■ **WORK TO BE COMPLETED**
With every line kept intact, print the entries that appear below.

■ **LISTED ENTRIES**
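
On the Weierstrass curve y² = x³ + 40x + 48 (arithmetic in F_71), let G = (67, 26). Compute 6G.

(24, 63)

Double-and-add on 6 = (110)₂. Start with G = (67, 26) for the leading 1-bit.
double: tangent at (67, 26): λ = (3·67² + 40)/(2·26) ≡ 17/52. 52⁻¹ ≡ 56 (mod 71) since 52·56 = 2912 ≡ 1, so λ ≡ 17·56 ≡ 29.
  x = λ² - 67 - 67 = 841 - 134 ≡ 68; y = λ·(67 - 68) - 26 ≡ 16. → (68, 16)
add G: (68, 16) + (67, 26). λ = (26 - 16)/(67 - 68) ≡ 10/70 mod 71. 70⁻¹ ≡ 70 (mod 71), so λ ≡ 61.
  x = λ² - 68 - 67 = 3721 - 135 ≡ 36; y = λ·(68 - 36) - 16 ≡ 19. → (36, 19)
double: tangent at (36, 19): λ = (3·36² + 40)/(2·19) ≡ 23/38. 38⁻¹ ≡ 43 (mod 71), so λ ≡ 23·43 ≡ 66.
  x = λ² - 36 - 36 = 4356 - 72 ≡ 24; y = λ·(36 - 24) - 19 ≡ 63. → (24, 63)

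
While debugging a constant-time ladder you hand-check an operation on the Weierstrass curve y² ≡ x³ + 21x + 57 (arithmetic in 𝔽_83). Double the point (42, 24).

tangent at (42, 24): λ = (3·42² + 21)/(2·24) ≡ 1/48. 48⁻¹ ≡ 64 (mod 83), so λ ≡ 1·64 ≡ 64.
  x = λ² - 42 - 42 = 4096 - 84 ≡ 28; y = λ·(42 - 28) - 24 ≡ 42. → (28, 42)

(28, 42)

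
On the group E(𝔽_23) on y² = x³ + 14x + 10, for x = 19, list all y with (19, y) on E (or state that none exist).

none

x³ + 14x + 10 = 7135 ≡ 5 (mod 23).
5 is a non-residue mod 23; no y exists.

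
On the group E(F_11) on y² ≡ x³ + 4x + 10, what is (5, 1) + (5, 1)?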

■ **WRITTEN RESPONSE**
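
On the Weierstrass curve y² = x³ + 40x + 48 (arithmetic in F_71), let G = (67, 26). Compute 6G.

(24, 63)

Double-and-add on 6 = (110)₂. Start with G = (67, 26) for the leading 1-bit.
double: tangent at (67, 26): λ = (3·67² + 40)/(2·26) ≡ 17/52. 52⁻¹ ≡ 56 (mod 71) since 52·56 = 2912 ≡ 1, so λ ≡ 17·56 ≡ 29.
  x = λ² - 67 - 67 = 841 - 134 ≡ 68; y = λ·(67 - 68) - 26 ≡ 16. → (68, 16)
add G: (68, 16) + (67, 26). λ = (26 - 16)/(67 - 68) ≡ 10/70 mod 71. 70⁻¹ ≡ 70 (mod 71), so λ ≡ 61.
  x = λ² - 68 - 67 = 3721 - 135 ≡ 36; y = λ·(68 - 36) - 16 ≡ 19. → (36, 19)
double: tangent at (36, 19): λ = (3·36² + 40)/(2·19) ≡ 23/38. 38⁻¹ ≡ 43 (mod 71), so λ ≡ 23·43 ≡ 66.
  x = λ² - 36 - 36 = 4356 - 72 ≡ 24; y = λ·(36 - 24) - 19 ≡ 63. → (24, 63)

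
While debugging a constant-time ladder you hand-check an operation on the Weierstrass curve y² ≡ x³ + 21x + 57 (arithmetic in 𝔽_83). Double the point (42, 24).

tangent at (42, 24): λ = (3·42² + 21)/(2·24) ≡ 1/48. 48⁻¹ ≡ 64 (mod 83), so λ ≡ 1·64 ≡ 64.
  x = λ² - 42 - 42 = 4096 - 84 ≡ 28; y = λ·(42 - 28) - 24 ≡ 42. → (28, 42)

(28, 42)

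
On the group E(𝔽_23) on y² = x³ + 14x + 10, for x = 19, list all y with (19, y) on E (or state that none exist).

none

x³ + 14x + 10 = 7135 ≡ 5 (mod 23).
5 is a non-residue mod 23; no y exists.

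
On the group E(F_11) on y² ≡ x³ + 4x + 10, what is (5, 1) + (5, 1)?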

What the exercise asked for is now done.